Source data
- - -

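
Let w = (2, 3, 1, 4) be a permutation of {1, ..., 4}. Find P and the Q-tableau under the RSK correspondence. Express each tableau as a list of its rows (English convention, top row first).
Insert each entry of the permutation into P by Schensted row insertion, recording in Q the position of each new cell.

Insert 2: appended to row 1. P = [[2]], Q = [[1]].
Insert 3: appended to row 1. P = [[2, 3]], Q = [[1, 2]].
Insert 1: 1 bumps 2 from row 1; 2 starts row 2. P = [[1, 3], [2]], Q = [[1, 2], [3]].
Insert 4: appended to row 1. P = [[1, 3, 4], [2]], Q = [[1, 2, 4], [3]].

So P = [[1, 3, 4], [2]], Q = [[1, 2, 4], [3]].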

- - -

▶ TASK INSTRUCTIONS: Retype the data in full, precisely as given.

▶ ANSWER BOX:
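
Let w = (2, 3, 1, 4) be a permutation of {1, ..., 4}. Find P and the Q-tableau under the RSK correspondence. Express each tableau as a list of its rows (English convention, top row first).
Insert each entry of the permutation into P by Schensted row insertion, recording in Q the position of each new cell.

Insert 2: appended to row 1. P = [[2]], Q = [[1]].
Insert 3: appended to row 1. P = [[2, 3]], Q = [[1, 2]].
Insert 1: 1 bumps 2 from row 1; 2 starts row 2. P = [[1, 3], [2]], Q = [[1, 2], [3]].
Insert 4: appended to row 1. P = [[1, 3, 4], [2]], Q = [[1, 2, 4], [3]].

So P = [[1, 3, 4], [2]], Q = [[1, 2, 4], [3]].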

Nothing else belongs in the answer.